Please transcribe exactly, and only, the lines of the data below between the line holding "The register is" and the line holding "2. The feedback", inclusive.

(Dataset records)
--- --- ---

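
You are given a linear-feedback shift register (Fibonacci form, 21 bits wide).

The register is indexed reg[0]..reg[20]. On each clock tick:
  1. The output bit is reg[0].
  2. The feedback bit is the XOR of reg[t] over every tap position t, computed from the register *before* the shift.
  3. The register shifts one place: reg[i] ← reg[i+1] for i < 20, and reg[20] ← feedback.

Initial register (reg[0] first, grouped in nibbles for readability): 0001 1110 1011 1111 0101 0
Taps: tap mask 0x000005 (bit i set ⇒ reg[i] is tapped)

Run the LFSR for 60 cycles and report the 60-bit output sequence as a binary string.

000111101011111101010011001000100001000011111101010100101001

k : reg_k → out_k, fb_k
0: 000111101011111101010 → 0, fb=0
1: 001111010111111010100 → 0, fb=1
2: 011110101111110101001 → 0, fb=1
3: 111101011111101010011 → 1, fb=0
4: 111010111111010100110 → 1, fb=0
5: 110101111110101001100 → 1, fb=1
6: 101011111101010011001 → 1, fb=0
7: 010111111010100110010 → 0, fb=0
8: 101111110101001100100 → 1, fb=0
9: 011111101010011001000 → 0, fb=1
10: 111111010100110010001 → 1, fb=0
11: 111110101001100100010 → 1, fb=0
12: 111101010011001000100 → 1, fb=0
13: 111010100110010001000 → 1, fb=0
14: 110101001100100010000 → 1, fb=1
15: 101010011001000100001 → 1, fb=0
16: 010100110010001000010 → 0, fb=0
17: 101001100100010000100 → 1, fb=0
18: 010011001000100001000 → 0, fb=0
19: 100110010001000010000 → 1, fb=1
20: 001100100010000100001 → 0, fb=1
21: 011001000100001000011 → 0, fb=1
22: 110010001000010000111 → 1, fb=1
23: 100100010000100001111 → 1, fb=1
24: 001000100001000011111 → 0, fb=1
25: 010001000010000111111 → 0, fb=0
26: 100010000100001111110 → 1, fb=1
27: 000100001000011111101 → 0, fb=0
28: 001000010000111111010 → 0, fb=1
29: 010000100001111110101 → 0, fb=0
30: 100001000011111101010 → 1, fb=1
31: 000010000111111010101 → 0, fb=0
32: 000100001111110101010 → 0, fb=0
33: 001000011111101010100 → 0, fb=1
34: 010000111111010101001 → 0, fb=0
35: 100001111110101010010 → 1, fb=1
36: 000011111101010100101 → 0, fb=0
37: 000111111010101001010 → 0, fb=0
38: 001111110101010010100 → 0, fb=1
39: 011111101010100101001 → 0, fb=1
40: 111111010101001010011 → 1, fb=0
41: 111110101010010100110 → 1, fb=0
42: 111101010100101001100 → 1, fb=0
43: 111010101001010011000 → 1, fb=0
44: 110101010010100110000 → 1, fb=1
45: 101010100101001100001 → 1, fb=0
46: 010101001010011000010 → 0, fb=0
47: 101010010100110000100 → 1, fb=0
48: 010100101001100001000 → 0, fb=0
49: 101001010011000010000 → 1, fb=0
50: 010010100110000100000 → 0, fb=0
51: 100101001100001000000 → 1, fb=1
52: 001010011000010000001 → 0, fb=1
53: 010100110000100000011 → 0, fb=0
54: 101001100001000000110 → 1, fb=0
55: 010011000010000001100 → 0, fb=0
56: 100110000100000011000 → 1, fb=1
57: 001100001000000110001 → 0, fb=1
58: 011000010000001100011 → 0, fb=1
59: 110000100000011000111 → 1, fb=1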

--- --- ---

> Result for this task
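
The register is indexed reg[0]..reg[20]. On each clock tick:
  1. The output bit is reg[0].
  2. The feedback bit is the XOR of reg[t] over every tap position t, computed from the register *before* the shift.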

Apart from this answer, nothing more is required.